Directions: Find each line below that includes "relevant", then copy it.

(Stored items)
===============

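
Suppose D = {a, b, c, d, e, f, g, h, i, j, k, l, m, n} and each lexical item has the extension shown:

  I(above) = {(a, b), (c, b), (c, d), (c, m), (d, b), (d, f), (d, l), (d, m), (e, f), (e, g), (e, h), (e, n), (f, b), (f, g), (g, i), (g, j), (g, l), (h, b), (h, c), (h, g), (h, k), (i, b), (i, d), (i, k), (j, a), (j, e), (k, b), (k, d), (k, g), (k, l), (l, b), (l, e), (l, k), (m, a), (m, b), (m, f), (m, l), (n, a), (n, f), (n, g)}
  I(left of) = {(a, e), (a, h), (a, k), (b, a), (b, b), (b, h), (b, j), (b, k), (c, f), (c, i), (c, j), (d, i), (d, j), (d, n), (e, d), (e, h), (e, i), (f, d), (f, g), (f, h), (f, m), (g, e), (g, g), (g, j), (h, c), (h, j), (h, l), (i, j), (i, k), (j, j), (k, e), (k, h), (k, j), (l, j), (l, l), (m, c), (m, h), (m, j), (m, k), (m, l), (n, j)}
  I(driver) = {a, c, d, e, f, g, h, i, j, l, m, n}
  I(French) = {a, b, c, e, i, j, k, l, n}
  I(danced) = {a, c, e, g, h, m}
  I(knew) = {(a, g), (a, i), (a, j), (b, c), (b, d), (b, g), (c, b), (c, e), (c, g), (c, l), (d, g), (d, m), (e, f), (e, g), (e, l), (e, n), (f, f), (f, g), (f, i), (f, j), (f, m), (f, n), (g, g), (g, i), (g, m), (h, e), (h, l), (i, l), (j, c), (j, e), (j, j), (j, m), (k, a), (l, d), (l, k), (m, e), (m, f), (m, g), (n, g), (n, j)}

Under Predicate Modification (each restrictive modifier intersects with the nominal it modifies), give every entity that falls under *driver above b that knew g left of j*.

⟦above b⟧ = {x : ⟨x, b⟩ ∈ ⟦above⟧} = {a, c, d, f, h, i, k, l, m}
⟦that knew g⟧ = {x : ⟨x, g⟩ ∈ ⟦knew⟧} = {a, b, c, d, e, f, g, m, n}
⟦left of j⟧ = {x : ⟨x, j⟩ ∈ ⟦left of⟧} = {b, c, d, g, h, i, j, k, l, m, n}
⟦driver⟧ = {a, c, d, e, f, g, h, i, j, l, m, n}
… ∩ ⟦above b⟧ = {a, c, d, e, f, g, h, i, j, l, m, n} ∩ {a, c, d, f, h, i, k, l, m} = {a, c, d, f, h, i, l, m}
… ∩ ⟦that knew g⟧ = {a, c, d, f, h, i, l, m} ∩ {a, b, c, d, e, f, g, m, n} = {a, c, d, f, m}
… ∩ ⟦left of j⟧ = {a, c, d, f, m} ∩ {b, c, d, g, h, i, j, k, l, m, n} = {c, d, m}
So ⟦driver above b that knew g left of j⟧ = {c, d, m}.

{c, d, m}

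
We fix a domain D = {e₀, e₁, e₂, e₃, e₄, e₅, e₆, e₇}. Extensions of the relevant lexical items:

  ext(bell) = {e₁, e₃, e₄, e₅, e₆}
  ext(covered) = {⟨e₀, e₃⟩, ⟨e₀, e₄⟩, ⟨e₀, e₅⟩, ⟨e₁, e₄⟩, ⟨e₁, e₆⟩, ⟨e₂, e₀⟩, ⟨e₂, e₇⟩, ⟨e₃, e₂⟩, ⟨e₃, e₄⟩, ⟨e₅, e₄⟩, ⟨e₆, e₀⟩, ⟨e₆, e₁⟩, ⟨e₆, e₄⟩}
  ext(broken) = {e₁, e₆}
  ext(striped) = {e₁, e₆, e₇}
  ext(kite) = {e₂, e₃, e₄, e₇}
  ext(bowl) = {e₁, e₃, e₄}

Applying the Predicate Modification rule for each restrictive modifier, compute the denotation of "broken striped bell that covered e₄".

⟦that covered e₄⟧ = {x : ⟨x, e₄⟩ ∈ ⟦covered⟧} = {e₀, e₁, e₃, e₅, e₆}
⟦bell⟧ = {e₁, e₃, e₄, e₅, e₆}
… ∩ ⟦that covered e₄⟧ = {e₁, e₃, e₄, e₅, e₆} ∩ {e₀, e₁, e₃, e₅, e₆} = {e₁, e₃, e₅, e₆}
… ∩ ⟦broken⟧ = {e₁, e₃, e₅, e₆} ∩ {e₁, e₆} = {e₁, e₆}
… ∩ ⟦striped⟧ = {e₁, e₆} ∩ {e₁, e₆, e₇} = {e₁, e₆}
So ⟦broken striped bell that covered e₄⟧ = {e₁, e₆}.

{e₁, e₆}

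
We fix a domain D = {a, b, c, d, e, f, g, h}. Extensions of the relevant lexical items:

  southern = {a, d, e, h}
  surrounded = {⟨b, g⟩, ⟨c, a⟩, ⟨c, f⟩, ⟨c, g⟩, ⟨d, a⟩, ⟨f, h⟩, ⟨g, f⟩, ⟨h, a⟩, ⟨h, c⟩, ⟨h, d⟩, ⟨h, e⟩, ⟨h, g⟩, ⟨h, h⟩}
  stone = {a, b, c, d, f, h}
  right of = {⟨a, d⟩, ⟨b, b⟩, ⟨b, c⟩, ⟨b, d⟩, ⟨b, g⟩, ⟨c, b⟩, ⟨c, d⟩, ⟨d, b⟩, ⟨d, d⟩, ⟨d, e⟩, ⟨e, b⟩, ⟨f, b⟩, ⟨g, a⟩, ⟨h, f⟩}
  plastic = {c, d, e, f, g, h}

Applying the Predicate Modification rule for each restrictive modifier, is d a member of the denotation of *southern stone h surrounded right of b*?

yes

⟦h surrounded⟧ = {x : ⟨h, x⟩ ∈ ⟦surrounded⟧} = {a, c, d, e, g, h}
⟦right of b⟧ = {x : ⟨x, b⟩ ∈ ⟦right of⟧} = {b, c, d, e, f}
⟦stone⟧ = {a, b, c, d, f, h}
… ∩ ⟦h surrounded⟧ = {a, b, c, d, f, h} ∩ {a, c, d, e, g, h} = {a, c, d, h}
… ∩ ⟦right of b⟧ = {a, c, d, h} ∩ {b, c, d, e, f} = {c, d}
… ∩ ⟦southern⟧ = {c, d} ∩ {a, d, e, h} = {d}
⟦southern stone h surrounded right of b⟧ = {d}; d ∈ this set.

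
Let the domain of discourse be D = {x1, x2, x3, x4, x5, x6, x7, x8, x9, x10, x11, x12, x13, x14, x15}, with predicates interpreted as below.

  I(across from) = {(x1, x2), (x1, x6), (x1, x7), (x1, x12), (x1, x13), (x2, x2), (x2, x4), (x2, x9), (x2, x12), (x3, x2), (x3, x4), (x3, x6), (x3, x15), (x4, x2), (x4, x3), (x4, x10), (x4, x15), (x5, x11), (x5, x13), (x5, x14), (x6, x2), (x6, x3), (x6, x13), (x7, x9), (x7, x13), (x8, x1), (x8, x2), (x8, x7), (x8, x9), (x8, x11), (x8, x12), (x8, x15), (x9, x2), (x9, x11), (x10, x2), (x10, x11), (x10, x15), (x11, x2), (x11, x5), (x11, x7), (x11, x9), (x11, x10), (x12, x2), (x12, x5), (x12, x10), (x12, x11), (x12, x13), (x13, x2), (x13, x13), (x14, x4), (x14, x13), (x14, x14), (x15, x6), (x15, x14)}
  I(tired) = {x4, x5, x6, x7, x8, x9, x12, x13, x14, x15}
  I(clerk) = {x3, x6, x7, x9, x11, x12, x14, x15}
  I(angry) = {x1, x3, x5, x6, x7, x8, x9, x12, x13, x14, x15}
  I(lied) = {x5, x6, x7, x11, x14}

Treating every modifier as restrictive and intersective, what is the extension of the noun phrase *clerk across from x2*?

{x3, x6, x9, x11, x12}

⟦across from x2⟧ = {x : ⟨x, x2⟩ ∈ ⟦across from⟧} = {x1, x2, x3, x4, x6, x8, x9, x10, x11, x12, x13}
⟦clerk⟧ = {x3, x6, x7, x9, x11, x12, x14, x15}
… ∩ ⟦across from x2⟧ = {x3, x6, x7, x9, x11, x12, x14, x15} ∩ {x1, x2, x3, x4, x6, x8, x9, x10, x11, x12, x13} = {x3, x6, x9, x11, x12}
So ⟦clerk across from x2⟧ = {x3, x6, x9, x11, x12}.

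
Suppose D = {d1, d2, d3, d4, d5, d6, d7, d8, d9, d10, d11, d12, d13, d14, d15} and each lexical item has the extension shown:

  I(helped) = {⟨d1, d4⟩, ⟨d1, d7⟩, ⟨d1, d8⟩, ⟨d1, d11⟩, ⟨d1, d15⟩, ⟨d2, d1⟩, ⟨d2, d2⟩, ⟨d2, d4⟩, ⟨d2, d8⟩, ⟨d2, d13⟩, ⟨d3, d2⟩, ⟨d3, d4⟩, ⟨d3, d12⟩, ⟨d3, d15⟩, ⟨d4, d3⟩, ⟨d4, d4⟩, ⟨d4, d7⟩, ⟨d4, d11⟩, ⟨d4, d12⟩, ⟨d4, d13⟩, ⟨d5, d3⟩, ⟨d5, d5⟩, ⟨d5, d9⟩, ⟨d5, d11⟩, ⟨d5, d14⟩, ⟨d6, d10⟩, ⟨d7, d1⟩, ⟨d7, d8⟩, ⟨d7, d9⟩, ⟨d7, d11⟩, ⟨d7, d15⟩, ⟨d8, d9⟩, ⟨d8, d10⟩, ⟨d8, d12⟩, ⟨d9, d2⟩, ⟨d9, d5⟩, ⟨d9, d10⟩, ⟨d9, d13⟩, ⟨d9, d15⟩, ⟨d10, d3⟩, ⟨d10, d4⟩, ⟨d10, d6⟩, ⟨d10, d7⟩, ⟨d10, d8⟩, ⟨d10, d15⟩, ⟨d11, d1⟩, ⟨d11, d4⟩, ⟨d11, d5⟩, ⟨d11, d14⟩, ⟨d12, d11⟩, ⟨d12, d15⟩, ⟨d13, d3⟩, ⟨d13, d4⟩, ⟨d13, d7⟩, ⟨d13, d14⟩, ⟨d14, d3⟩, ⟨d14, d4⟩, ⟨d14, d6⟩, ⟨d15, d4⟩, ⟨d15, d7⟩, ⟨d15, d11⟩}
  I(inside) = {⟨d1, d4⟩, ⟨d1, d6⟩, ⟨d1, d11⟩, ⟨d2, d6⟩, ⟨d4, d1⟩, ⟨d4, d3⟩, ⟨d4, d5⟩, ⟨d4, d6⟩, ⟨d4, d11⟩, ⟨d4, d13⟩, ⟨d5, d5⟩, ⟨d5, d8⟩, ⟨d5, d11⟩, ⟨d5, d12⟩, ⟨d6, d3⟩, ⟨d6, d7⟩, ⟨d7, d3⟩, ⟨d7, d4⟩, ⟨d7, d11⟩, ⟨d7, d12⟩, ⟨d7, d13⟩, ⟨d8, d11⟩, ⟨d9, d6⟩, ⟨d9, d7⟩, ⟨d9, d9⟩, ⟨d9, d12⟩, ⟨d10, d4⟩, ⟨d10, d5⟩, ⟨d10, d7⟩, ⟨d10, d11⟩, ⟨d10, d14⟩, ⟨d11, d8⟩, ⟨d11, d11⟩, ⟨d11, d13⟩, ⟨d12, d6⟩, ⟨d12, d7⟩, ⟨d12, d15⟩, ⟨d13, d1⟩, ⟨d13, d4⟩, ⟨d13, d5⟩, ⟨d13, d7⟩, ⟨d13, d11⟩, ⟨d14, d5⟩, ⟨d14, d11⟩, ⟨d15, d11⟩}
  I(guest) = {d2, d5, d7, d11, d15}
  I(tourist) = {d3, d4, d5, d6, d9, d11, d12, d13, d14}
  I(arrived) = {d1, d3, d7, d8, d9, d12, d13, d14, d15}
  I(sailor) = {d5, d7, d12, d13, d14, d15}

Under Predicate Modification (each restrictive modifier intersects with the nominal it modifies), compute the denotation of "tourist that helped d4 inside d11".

⟦that helped d4⟧ = {x : ⟨x, d4⟩ ∈ ⟦helped⟧} = {d1, d2, d3, d4, d10, d11, d13, d14, d15}
⟦inside d11⟧ = {x : ⟨x, d11⟩ ∈ ⟦inside⟧} = {d1, d4, d5, d7, d8, d10, d11, d13, d14, d15}
⟦tourist⟧ = {d3, d4, d5, d6, d9, d11, d12, d13, d14}
… ∩ ⟦that helped d4⟧ = {d3, d4, d5, d6, d9, d11, d12, d13, d14} ∩ {d1, d2, d3, d4, d10, d11, d13, d14, d15} = {d3, d4, d11, d13, d14}
… ∩ ⟦inside d11⟧ = {d3, d4, d11, d13, d14} ∩ {d1, d4, d5, d7, d8, d10, d11, d13, d14, d15} = {d4, d11, d13, d14}
So ⟦tourist that helped d4 inside d11⟧ = {d4, d11, d13, d14}.

{d4, d11, d13, d14}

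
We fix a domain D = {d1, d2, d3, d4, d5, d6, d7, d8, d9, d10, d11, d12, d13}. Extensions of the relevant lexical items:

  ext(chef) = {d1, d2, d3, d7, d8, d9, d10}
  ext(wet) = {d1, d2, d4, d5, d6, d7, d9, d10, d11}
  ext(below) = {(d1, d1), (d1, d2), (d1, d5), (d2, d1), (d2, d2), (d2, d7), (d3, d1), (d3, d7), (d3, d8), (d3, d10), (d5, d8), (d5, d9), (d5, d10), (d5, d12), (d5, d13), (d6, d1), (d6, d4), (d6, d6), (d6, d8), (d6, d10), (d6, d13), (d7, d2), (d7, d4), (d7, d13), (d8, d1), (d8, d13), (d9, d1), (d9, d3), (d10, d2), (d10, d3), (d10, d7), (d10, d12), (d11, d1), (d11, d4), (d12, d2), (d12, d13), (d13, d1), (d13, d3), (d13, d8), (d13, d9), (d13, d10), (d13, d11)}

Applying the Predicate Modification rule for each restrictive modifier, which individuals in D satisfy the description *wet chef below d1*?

{d1, d2, d9}

⟦below d1⟧ = {x : ⟨x, d1⟩ ∈ ⟦below⟧} = {d1, d2, d3, d6, d8, d9, d11, d13}
⟦chef⟧ = {d1, d2, d3, d7, d8, d9, d10}
… ∩ ⟦below d1⟧ = {d1, d2, d3, d7, d8, d9, d10} ∩ {d1, d2, d3, d6, d8, d9, d11, d13} = {d1, d2, d3, d8, d9}
… ∩ ⟦wet⟧ = {d1, d2, d3, d8, d9} ∩ {d1, d2, d4, d5, d6, d7, d9, d10, d11} = {d1, d2, d9}
So ⟦wet chef below d1⟧ = {d1, d2, d9}.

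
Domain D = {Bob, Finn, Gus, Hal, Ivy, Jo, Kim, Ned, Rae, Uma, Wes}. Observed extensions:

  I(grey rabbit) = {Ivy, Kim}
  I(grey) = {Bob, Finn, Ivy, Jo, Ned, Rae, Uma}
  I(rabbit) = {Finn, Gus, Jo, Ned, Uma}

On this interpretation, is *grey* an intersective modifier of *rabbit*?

no

⟦grey⟧ ∩ ⟦rabbit⟧ = {Bob, Finn, Ivy, Jo, Ned, Rae, Uma} ∩ {Finn, Gus, Jo, Ned, Uma} = {Finn, Jo, Ned, Uma}
Observed ⟦grey rabbit⟧ = {Ivy, Kim}.
These differ, so the modifier is not intersective in this model.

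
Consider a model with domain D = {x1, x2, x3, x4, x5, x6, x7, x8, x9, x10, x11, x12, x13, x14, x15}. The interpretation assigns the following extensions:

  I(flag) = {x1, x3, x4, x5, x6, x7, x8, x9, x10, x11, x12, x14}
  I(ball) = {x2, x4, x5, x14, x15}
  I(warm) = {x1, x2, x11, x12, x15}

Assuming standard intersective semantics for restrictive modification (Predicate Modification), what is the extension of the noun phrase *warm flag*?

{x1, x11, x12}

⟦flag⟧ = {x1, x3, x4, x5, x6, x7, x8, x9, x10, x11, x12, x14}
… ∩ ⟦warm⟧ = {x1, x3, x4, x5, x6, x7, x8, x9, x10, x11, x12, x14} ∩ {x1, x2, x11, x12, x15} = {x1, x11, x12}
So ⟦warm flag⟧ = {x1, x11, x12}.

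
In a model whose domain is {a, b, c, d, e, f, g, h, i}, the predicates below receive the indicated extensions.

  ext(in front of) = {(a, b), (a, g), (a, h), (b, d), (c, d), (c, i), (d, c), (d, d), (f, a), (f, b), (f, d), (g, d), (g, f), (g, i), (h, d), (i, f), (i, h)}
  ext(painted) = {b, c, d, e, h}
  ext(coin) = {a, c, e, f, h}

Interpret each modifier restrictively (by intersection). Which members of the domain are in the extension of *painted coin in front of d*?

{c, h}

⟦in front of d⟧ = {x : ⟨x, d⟩ ∈ ⟦in front of⟧} = {b, c, d, f, g, h}
⟦coin⟧ = {a, c, e, f, h}
… ∩ ⟦in front of d⟧ = {a, c, e, f, h} ∩ {b, c, d, f, g, h} = {c, f, h}
… ∩ ⟦painted⟧ = {c, f, h} ∩ {b, c, d, e, h} = {c, h}
So ⟦painted coin in front of d⟧ = {c, h}.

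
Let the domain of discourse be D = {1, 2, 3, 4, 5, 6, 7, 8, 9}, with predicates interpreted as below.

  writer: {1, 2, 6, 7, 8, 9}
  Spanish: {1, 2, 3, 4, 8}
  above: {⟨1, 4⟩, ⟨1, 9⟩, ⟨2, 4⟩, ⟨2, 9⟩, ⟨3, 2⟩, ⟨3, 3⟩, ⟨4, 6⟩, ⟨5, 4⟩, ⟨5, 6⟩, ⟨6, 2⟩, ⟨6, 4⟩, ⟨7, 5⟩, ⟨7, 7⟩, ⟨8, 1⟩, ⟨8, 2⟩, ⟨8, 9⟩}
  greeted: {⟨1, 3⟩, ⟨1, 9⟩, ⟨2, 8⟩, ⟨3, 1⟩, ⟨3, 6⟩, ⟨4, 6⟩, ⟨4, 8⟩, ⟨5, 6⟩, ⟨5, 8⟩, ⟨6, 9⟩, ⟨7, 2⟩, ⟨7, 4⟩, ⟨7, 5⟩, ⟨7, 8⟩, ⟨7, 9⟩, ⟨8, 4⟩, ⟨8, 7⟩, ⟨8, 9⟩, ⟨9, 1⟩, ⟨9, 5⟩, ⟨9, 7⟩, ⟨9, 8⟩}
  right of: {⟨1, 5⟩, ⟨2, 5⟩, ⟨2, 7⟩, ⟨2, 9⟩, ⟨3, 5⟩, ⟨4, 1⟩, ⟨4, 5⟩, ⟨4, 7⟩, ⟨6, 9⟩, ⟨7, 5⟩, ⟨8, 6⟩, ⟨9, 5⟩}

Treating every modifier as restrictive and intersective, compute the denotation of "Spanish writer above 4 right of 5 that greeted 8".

{2}

⟦above 4⟧ = {x : ⟨x, 4⟩ ∈ ⟦above⟧} = {1, 2, 5, 6}
⟦right of 5⟧ = {x : ⟨x, 5⟩ ∈ ⟦right of⟧} = {1, 2, 3, 4, 7, 9}
⟦that greeted 8⟧ = {x : ⟨x, 8⟩ ∈ ⟦greeted⟧} = {2, 4, 5, 7, 9}
⟦writer⟧ = {1, 2, 6, 7, 8, 9}
… ∩ ⟦above 4⟧ = {1, 2, 6, 7, 8, 9} ∩ {1, 2, 5, 6} = {1, 2, 6}
… ∩ ⟦right of 5⟧ = {1, 2, 6} ∩ {1, 2, 3, 4, 7, 9} = {1, 2}
… ∩ ⟦that greeted 8⟧ = {1, 2} ∩ {2, 4, 5, 7, 9} = {2}
… ∩ ⟦Spanish⟧ = {2} ∩ {1, 2, 3, 4, 8} = {2}
So ⟦Spanish writer above 4 right of 5 that greeted 8⟧ = {2}.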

===============

Exercise output:
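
We fix a domain D = {e₀, e₁, e₂, e₃, e₄, e₅, e₆, e₇}. Extensions of the relevant lexical items:
We fix a domain D = {a, b, c, d, e, f, g, h}. Extensions of the relevant lexical items:
We fix a domain D = {d1, d2, d3, d4, d5, d6, d7, d8, d9, d10, d11, d12, d13}. Extensions of the relevant lexical items: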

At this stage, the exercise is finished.